→ Problem requirements:
Type again, exactly, the lines below from the start through the line that includes "1 | 1 | 3 | 11 |".

→ Source records:
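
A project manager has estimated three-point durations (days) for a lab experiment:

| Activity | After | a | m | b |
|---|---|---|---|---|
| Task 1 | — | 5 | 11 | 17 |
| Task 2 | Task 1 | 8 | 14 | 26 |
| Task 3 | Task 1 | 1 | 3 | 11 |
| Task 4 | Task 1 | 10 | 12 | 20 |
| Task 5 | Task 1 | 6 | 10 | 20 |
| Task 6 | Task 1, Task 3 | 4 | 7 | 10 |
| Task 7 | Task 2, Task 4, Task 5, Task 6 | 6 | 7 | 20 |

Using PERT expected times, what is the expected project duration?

35 days

te_Task 1 = (5 + 4·11 + 17)/6 = 66/6 = 11
te_Task 2 = (8 + 4·14 + 26)/6 = 90/6 = 15
te_Task 3 = (1 + 4·3 + 11)/6 = 24/6 = 4
te_Task 4 = (10 + 4·12 + 20)/6 = 78/6 = 13
te_Task 5 = (6 + 4·10 + 20)/6 = 66/6 = 11
te_Task 6 = (4 + 4·7 + 10)/6 = 42/6 = 7
te_Task 7 = (6 + 4·7 + 20)/6 = 54/6 = 9

Forward pass:
ES_Task 1 = 0; EF_Task 1 = 11
ES_Task 2 = 11; EF_Task 2 = 11+15 = 26
ES_Task 3 = 11; EF_Task 3 = 11+4 = 15
ES_Task 4 = 11; EF_Task 4 = 11+13 = 24
ES_Task 5 = 11; EF_Task 5 = 11+11 = 22
ES_Task 6 = max(EF_Task 1=11, EF_Task 3=15) = 15; EF_Task 6 = 15+7 = 22
ES_Task 7 = max(EF_Task 2=26, EF_Task 4=24, EF_Task 5=22, EF_Task 6=22) = 26; EF_Task 7 = 26+9 = 35
Expected project duration μ = 35 days. Critical path: Task 1 → Task 2 → Task 7.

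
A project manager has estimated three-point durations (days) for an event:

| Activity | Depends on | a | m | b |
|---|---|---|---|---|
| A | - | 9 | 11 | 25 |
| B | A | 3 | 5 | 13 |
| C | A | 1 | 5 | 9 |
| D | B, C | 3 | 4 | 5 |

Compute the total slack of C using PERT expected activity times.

1 days

te_A = (9 + 4·11 + 25)/6 = 78/6 = 13
te_B = (3 + 4·5 + 13)/6 = 36/6 = 6
te_C = (1 + 4·5 + 9)/6 = 30/6 = 5
te_D = (3 + 4·4 + 5)/6 = 24/6 = 4

Forward pass:
ES_A = 0; EF_A = 13
ES_B = 13; EF_B = 13+6 = 19
ES_C = 13; EF_C = 13+5 = 18
ES_D = max(EF_B=19, EF_C=18) = 19; EF_D = 19+4 = 23
Expected project duration μ = 23 days. Critical path: A → B → D.

Backward pass:
LF_D = 23; LS_D = 23−4 = 19
LF_C = LS_D = 19; LS_C = 19−5 = 14
LF_B = LS_D = 19; LS_B = 19−6 = 13
LF_A = min(LS_B=13, LS_C=14) = 13; LS_A = 13−13 = 0
Slack_C = LS_C − ES_C = 14 − 13 = 1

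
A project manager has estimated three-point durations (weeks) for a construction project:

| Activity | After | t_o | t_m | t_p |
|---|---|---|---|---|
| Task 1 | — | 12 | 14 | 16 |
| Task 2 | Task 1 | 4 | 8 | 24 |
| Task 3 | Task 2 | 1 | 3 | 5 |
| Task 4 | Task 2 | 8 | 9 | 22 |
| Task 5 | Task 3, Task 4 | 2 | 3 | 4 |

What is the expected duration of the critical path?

te_Task 1 = (12 + 4·14 + 16)/6 = 84/6 = 14
te_Task 2 = (4 + 4·8 + 24)/6 = 60/6 = 10
te_Task 3 = (1 + 4·3 + 5)/6 = 18/6 = 3
te_Task 4 = (8 + 4·9 + 22)/6 = 66/6 = 11
te_Task 5 = (2 + 4·3 + 4)/6 = 18/6 = 3

Forward pass:
ES_Task 1 = 0; EF_Task 1 = 14
ES_Task 2 = 14; EF_Task 2 = 14+10 = 24
ES_Task 3 = 24; EF_Task 3 = 24+3 = 27
ES_Task 4 = 24; EF_Task 4 = 24+11 = 35
ES_Task 5 = max(EF_Task 3=27, EF_Task 4=35) = 35; EF_Task 5 = 35+3 = 38
Expected project duration μ = 38 weeks. Critical path: Task 1 → Task 2 → Task 4 → Task 5.

38 weeks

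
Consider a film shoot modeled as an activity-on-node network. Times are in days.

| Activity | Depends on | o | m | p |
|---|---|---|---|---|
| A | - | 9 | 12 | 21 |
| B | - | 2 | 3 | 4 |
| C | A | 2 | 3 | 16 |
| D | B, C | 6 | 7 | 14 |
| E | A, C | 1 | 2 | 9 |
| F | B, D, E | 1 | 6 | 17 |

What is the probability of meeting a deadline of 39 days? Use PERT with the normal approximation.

0.919

te_A = (9 + 4·12 + 21)/6 = 78/6 = 13; σ²_A = ((21−9)/6)² = 4.000
te_B = (2 + 4·3 + 4)/6 = 18/6 = 3; σ²_B = ((4−2)/6)² = 0.111
te_C = (2 + 4·3 + 16)/6 = 30/6 = 5; σ²_C = ((16−2)/6)² = 5.444
te_D = (6 + 4·7 + 14)/6 = 48/6 = 8; σ²_D = ((14−6)/6)² = 1.778
te_E = (1 + 4·2 + 9)/6 = 18/6 = 3; σ²_E = ((9−1)/6)² = 1.778
te_F = (1 + 4·6 + 17)/6 = 42/6 = 7; σ²_F = ((17−1)/6)² = 7.111

Forward pass:
ES_A = 0; EF_A = 13
ES_B = 0; EF_B = 3
ES_C = 13; EF_C = 13+5 = 18
ES_D = max(EF_B=3, EF_C=18) = 18; EF_D = 18+8 = 26
ES_E = max(EF_A=13, EF_C=18) = 18; EF_E = 18+3 = 21
ES_F = max(EF_B=3, EF_D=26, EF_E=21) = 26; EF_F = 26+7 = 33
Expected project duration μ = 33 days. Critical path: A → C → D → F.

Variance along critical path = 4.000 + 5.444 + 1.778 + 7.111 = 18.333; σ = √18.333 = 4.282 days.
Z = (39 − 33) / 4.282 = 1.401
P(T ≤ 39) = Φ(1.401) ≈ 0.919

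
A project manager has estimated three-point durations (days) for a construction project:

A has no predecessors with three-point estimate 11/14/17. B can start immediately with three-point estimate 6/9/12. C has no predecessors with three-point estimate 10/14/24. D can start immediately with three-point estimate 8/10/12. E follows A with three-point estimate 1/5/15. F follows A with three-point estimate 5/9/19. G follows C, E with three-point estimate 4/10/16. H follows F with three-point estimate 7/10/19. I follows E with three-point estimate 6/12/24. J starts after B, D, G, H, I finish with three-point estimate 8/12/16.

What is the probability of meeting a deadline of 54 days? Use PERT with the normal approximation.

0.977

te_A = (11 + 4·14 + 17)/6 = 84/6 = 14; σ²_A = ((17−11)/6)² = 1.000
te_B = (6 + 4·9 + 12)/6 = 54/6 = 9; σ²_B = ((12−6)/6)² = 1.000
te_C = (10 + 4·14 + 24)/6 = 90/6 = 15; σ²_C = ((24−10)/6)² = 5.444
te_D = (8 + 4·10 + 12)/6 = 60/6 = 10; σ²_D = ((12−8)/6)² = 0.444
te_E = (1 + 4·5 + 15)/6 = 36/6 = 6; σ²_E = ((15−1)/6)² = 5.444
te_F = (5 + 4·9 + 19)/6 = 60/6 = 10; σ²_F = ((19−5)/6)² = 5.444
te_G = (4 + 4·10 + 16)/6 = 60/6 = 10; σ²_G = ((16−4)/6)² = 4.000
te_H = (7 + 4·10 + 19)/6 = 66/6 = 11; σ²_H = ((19−7)/6)² = 4.000
te_I = (6 + 4·12 + 24)/6 = 78/6 = 13; σ²_I = ((24−6)/6)² = 9.000
te_J = (8 + 4·12 + 16)/6 = 72/6 = 12; σ²_J = ((16−8)/6)² = 1.778

Forward pass:
ES_A = 0; EF_A = 14
ES_B = 0; EF_B = 9
ES_C = 0; EF_C = 15
ES_D = 0; EF_D = 10
ES_E = 14; EF_E = 14+6 = 20
ES_F = 14; EF_F = 14+10 = 24
ES_G = max(EF_C=15, EF_E=20) = 20; EF_G = 20+10 = 30
ES_H = 24; EF_H = 24+11 = 35
ES_I = 20; EF_I = 20+13 = 33
ES_J = max(EF_B=9, EF_D=10, EF_G=30, EF_H=35, EF_I=33) = 35; EF_J = 35+12 = 47
Expected project duration μ = 47 days. Critical path: A → F → H → J.

Variance along critical path = 1.000 + 5.444 + 4.000 + 1.778 = 12.222; σ = √12.222 = 3.496 days.
Z = (54 − 47) / 3.496 = 2.002
P(T ≤ 54) = Φ(2.002) ≈ 0.977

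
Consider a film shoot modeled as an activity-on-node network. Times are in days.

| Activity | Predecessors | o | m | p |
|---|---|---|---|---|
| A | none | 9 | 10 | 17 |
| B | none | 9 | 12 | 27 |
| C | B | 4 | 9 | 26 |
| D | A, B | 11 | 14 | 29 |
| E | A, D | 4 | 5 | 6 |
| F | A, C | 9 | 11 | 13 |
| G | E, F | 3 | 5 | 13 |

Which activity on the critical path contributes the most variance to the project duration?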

→ Output:
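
A project manager has estimated three-point durations (days) for a lab experiment:

| Activity | After | a | m | b |
|---|---|---|---|---|
| Task 1 | — | 5 | 11 | 17 |
| Task 2 | Task 1 | 8 | 14 | 26 |
| Task 3 | Task 1 | 1 | 3 | 11 |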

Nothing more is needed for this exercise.